Task to carry out: Please output the entries below without altering a single character.
══════════
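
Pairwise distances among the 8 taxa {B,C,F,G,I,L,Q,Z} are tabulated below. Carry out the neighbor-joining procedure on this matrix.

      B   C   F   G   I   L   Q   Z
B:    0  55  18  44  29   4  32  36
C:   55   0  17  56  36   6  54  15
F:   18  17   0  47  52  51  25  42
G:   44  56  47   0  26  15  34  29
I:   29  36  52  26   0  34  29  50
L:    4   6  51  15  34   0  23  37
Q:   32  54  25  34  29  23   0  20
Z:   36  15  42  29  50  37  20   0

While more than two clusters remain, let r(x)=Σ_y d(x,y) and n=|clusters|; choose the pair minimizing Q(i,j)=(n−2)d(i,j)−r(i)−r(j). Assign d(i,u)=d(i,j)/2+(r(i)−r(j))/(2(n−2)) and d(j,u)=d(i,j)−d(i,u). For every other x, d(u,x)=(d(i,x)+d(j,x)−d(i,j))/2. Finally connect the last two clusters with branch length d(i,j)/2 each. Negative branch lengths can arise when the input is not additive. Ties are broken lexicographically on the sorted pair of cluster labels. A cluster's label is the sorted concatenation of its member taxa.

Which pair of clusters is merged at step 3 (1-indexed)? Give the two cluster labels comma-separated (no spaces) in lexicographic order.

iteration 1: select C,F (d=17, Q=-389); attach at lengths (89/12, 115/12); label the merged cluster CF
  updated: d(B,CF)=28, d(CF,G)=43, d(CF,I)=71/2, d(CF,L)=20, d(CF,Q)=31, d(CF,Z)=20
iteration 2: select B,L (d=4, Q=-286); attach at lengths (6, -2); label the merged cluster BL
  updated: d(BL,CF)=22, d(BL,G)=55/2, d(BL,I)=59/2, d(BL,Q)=51/2, d(BL,Z)=69/2
iteration 3: select G,I (d=26, Q=-451/2); attach at lengths (187/16, 229/16); label the merged cluster GI
  updated: d(BL,GI)=31/2, d(CF,GI)=105/4, d(GI,Q)=37/2, d(GI,Z)=53/2
iteration 4: select CF,Z (d=20, Q=-561/4); attach at lengths (233/24, 247/24); label the merged cluster CFZ
  updated: d(BL,CFZ)=73/4, d(CFZ,GI)=131/8, d(CFZ,Q)=31/2
iteration 5: select BL,GI (d=31/2, Q=-629/8); attach at lengths (319/32, 177/32); label the merged cluster BGIL
  updated: d(BGIL,CFZ)=153/16, d(BGIL,Q)=57/4
iteration 6: select BGIL,CFZ (d=153/16, Q=-629/16); attach at lengths (133/32, 173/32); label the merged cluster BCFGILZ
  updated: d(BCFGILZ,Q)=323/32
iteration 7: select BCFGILZ,Q (d=323/32); attach at lengths (323/64, 323/64); label the merged cluster BCFGILQZ
final tree: ((((B:6,L:-2):319/32,(G:187/16,I:229/16):177/32):133/32,((C:89/12,F:115/12):233/24,Z:247/24):173/32):323/64,Q:323/64)
total length: 3269/32

G,I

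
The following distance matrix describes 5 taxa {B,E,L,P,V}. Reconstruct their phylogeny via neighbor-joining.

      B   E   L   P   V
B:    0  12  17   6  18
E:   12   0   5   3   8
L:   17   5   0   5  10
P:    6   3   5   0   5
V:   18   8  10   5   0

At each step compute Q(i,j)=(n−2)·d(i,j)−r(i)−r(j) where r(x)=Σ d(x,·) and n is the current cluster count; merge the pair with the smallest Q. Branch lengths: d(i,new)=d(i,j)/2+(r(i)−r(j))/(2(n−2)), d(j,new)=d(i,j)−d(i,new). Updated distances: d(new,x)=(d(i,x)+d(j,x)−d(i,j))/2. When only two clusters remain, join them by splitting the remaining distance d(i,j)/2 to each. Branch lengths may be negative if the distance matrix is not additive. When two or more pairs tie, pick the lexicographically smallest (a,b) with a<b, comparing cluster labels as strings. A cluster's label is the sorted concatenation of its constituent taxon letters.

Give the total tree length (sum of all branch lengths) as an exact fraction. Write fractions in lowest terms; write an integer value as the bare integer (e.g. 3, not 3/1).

163/8

step 1: merge (B,P) at d=6, Q=-54; branch lengths B→26/3, P→-8/3; new cluster BP
  updated: d(BP,E)=9/2, d(BP,L)=8, d(BP,V)=17/2
step 2: merge (BP,V) at d=17/2, Q=-61/2; branch lengths BP→23/8, V→45/8; new cluster BPV
  updated: d(BPV,E)=2, d(BPV,L)=19/4
step 3: merge (BPV,E) at d=2, Q=-47/4; branch lengths BPV→7/8, E→9/8; new cluster BEPV
  updated: d(BEPV,L)=31/8
step 4: merge (BEPV,L) at d=31/8; branch lengths BEPV→31/16, L→31/16; new cluster BELPV
final tree: ((((B:26/3,P:-8/3):23/8,V:45/8):7/8,E:9/8):31/16,L:31/16)
total length: 163/8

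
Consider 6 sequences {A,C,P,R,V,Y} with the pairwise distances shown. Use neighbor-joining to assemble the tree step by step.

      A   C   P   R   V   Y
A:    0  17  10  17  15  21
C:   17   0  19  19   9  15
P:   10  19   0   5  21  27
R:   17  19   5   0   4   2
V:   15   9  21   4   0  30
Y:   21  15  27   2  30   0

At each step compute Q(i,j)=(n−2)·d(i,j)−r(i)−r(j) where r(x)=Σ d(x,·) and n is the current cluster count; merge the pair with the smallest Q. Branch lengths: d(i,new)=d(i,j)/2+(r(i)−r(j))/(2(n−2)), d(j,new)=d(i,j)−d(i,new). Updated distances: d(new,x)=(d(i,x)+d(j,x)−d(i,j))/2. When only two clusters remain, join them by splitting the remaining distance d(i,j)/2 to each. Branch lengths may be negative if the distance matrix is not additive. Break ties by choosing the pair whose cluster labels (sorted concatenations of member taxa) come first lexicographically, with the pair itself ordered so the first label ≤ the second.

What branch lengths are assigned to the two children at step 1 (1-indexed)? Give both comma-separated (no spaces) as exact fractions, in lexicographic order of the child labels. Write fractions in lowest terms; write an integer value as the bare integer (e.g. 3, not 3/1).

1. join R+Y (d=2, Q=-134) ⇒ RY; edges |R|=-5, |Y|=7
  updated: d(A,RY)=18, d(C,RY)=16, d(P,RY)=15, d(RY,V)=16
2. join A+P (d=10, Q=-95) ⇒ AP; edges |A|=25/6, |P|=35/6
  updated: d(AP,C)=13, d(AP,RY)=23/2, d(AP,V)=13
3. join AP+RY (d=23/2, Q=-58) ⇒ APRY; edges |AP|=17/4, |RY|=29/4
  updated: d(APRY,C)=35/4, d(APRY,V)=35/4
4. join APRY+C (d=35/4, Q=-53/2) ⇒ ACPRY; edges |APRY|=17/4, |C|=9/2
  updated: d(ACPRY,V)=9/2
5. join ACPRY+V (d=9/2) ⇒ ACPRVY; edges |ACPRY|=9/4, |V|=9/4
final tree: ((((A:25/6,P:35/6):17/4,(R:-5,Y:7):29/4):17/4,C:9/2):9/4,V:9/4)
total length: 147/4

-5,7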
══════════
Response below:
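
Pairwise distances among the 8 taxa {B,C,F,G,I,L,Q,Z} are tabulated below. Carry out the neighbor-joining procedure on this matrix.

      B   C   F   G   I   L   Q   Z
B:    0  55  18  44  29   4  32  36
C:   55   0  17  56  36   6  54  15
F:   18  17   0  47  52  51  25  42
G:   44  56  47   0  26  15  34  29
I:   29  36  52  26   0  34  29  50
L:    4   6  51  15  34   0  23  37
Q:   32  54  25  34  29  23   0  20
Z:   36  15  42  29  50  37  20   0

While more than two clusters remain, let r(x)=Σ_y d(x,y) and n=|clusters|; choose the pair minimizing Q(i,j)=(n−2)d(i,j)−r(i)−r(j). Assign d(i,u)=d(i,j)/2+(r(i)−r(j))/(2(n−2)) and d(j,u)=d(i,j)−d(i,u). For every other x, d(u,x)=(d(i,x)+d(j,x)−d(i,j))/2. Finally connect the last two clusters with branch length d(i,j)/2 each. Negative branch lengths can arise when the input is not additive. Ties are broken lexicographically on the sorted pair of cluster labels. A cluster's label is the sorted concatenation of its member taxa.

Which pair of clusters is merged at step 3 (1-indexed)? Give the two cluster labels comma-separated (no spaces) in lexicographic order.

iteration 1: select C,F (d=17, Q=-389); attach at lengths (89/12, 115/12); label the merged cluster CF
  updated: d(B,CF)=28, d(CF,G)=43, d(CF,I)=71/2, d(CF,L)=20, d(CF,Q)=31, d(CF,Z)=20
iteration 2: select B,L (d=4, Q=-286); attach at lengths (6, -2); label the merged cluster BL
  updated: d(BL,CF)=22, d(BL,G)=55/2, d(BL,I)=59/2, d(BL,Q)=51/2, d(BL,Z)=69/2
iteration 3: select G,I (d=26, Q=-451/2); attach at lengths (187/16, 229/16); label the merged cluster GI
  updated: d(BL,GI)=31/2, d(CF,GI)=105/4, d(GI,Q)=37/2, d(GI,Z)=53/2
iteration 4: select CF,Z (d=20, Q=-561/4); attach at lengths (233/24, 247/24); label the merged cluster CFZ
  updated: d(BL,CFZ)=73/4, d(CFZ,GI)=131/8, d(CFZ,Q)=31/2
iteration 5: select BL,GI (d=31/2, Q=-629/8); attach at lengths (319/32, 177/32); label the merged cluster BGIL
  updated: d(BGIL,CFZ)=153/16, d(BGIL,Q)=57/4
iteration 6: select BGIL,CFZ (d=153/16, Q=-629/16); attach at lengths (133/32, 173/32); label the merged cluster BCFGILZ
  updated: d(BCFGILZ,Q)=323/32
iteration 7: select BCFGILZ,Q (d=323/32); attach at lengths (323/64, 323/64); label the merged cluster BCFGILQZ
final tree: ((((B:6,L:-2):319/32,(G:187/16,I:229/16):177/32):133/32,((C:89/12,F:115/12):233/24,Z:247/24):173/32):323/64,Q:323/64)
total length: 3269/32

G,I

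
The following distance matrix describes 5 taxa {B,E,L,P,V}. Reconstruct their phylogeny via neighbor-joining.

      B   E   L   P   V
B:    0  12  17   6  18
E:   12   0   5   3   8
L:   17   5   0   5  10
P:    6   3   5   0   5
V:   18   8  10   5   0

At each step compute Q(i,j)=(n−2)·d(i,j)−r(i)−r(j) where r(x)=Σ d(x,·) and n is the current cluster count; merge the pair with the smallest Q. Branch lengths: d(i,new)=d(i,j)/2+(r(i)−r(j))/(2(n−2)), d(j,new)=d(i,j)−d(i,new). Updated distances: d(new,x)=(d(i,x)+d(j,x)−d(i,j))/2. When only two clusters remain, join them by splitting the remaining distance d(i,j)/2 to each. Branch lengths may be negative if the distance matrix is not additive. When two or more pairs tie, pick the lexicographically smallest (a,b) with a<b, comparing cluster labels as strings. A cluster's label is the sorted concatenation of its constituent taxon letters.

Give the total tree length (sum of all branch lengths) as an exact fraction. Write fractions in lowest terms; write an integer value as the bare integer (e.g. 3, not 3/1).

163/8

step 1: merge (B,P) at d=6, Q=-54; branch lengths B→26/3, P→-8/3; new cluster BP
  updated: d(BP,E)=9/2, d(BP,L)=8, d(BP,V)=17/2
step 2: merge (BP,V) at d=17/2, Q=-61/2; branch lengths BP→23/8, V→45/8; new cluster BPV
  updated: d(BPV,E)=2, d(BPV,L)=19/4
step 3: merge (BPV,E) at d=2, Q=-47/4; branch lengths BPV→7/8, E→9/8; new cluster BEPV
  updated: d(BEPV,L)=31/8
step 4: merge (BEPV,L) at d=31/8; branch lengths BEPV→31/16, L→31/16; new cluster BELPV
final tree: ((((B:26/3,P:-8/3):23/8,V:45/8):7/8,E:9/8):31/16,L:31/16)
total length: 163/8

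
Consider 6 sequences {A,C,P,R,V,Y} with the pairwise distances shown. Use neighbor-joining to assemble the tree step by step.

      A   C   P   R   V   Y
A:    0  17  10  17  15  21
C:   17   0  19  19   9  15
P:   10  19   0   5  21  27
R:   17  19   5   0   4   2
V:   15   9  21   4   0  30
Y:   21  15  27   2  30   0

At each step compute Q(i,j)=(n−2)·d(i,j)−r(i)−r(j) where r(x)=Σ d(x,·) and n is the current cluster count; merge the pair with the smallest Q. Branch lengths: d(i,new)=d(i,j)/2+(r(i)−r(j))/(2(n−2)), d(j,new)=d(i,j)−d(i,new). Updated distances: d(new,x)=(d(i,x)+d(j,x)−d(i,j))/2. When only two clusters remain, join them by splitting the remaining distance d(i,j)/2 to each. Branch lengths may be negative if the distance matrix is not additive. Break ties by choosing the pair whose cluster labels (sorted concatenations of member taxa) come first lexicographically, with the pair itself ordered so the first label ≤ the second.

What branch lengths are assigned to the two children at step 1 (1-indexed)? Give both comma-separated (no spaces) as exact fractions, in lexicographic order of the child labels. Write fractions in lowest terms; write an integer value as the bare integer (e.g. 3, not 3/1).

1. join R+Y (d=2, Q=-134) ⇒ RY; edges |R|=-5, |Y|=7
  updated: d(A,RY)=18, d(C,RY)=16, d(P,RY)=15, d(RY,V)=16
2. join A+P (d=10, Q=-95) ⇒ AP; edges |A|=25/6, |P|=35/6
  updated: d(AP,C)=13, d(AP,RY)=23/2, d(AP,V)=13
3. join AP+RY (d=23/2, Q=-58) ⇒ APRY; edges |AP|=17/4, |RY|=29/4
  updated: d(APRY,C)=35/4, d(APRY,V)=35/4
4. join APRY+C (d=35/4, Q=-53/2) ⇒ ACPRY; edges |APRY|=17/4, |C|=9/2
  updated: d(ACPRY,V)=9/2
5. join ACPRY+V (d=9/2) ⇒ ACPRVY; edges |ACPRY|=9/4, |V|=9/4
final tree: ((((A:25/6,P:35/6):17/4,(R:-5,Y:7):29/4):17/4,C:9/2):9/4,V:9/4)
total length: 147/4

-5,7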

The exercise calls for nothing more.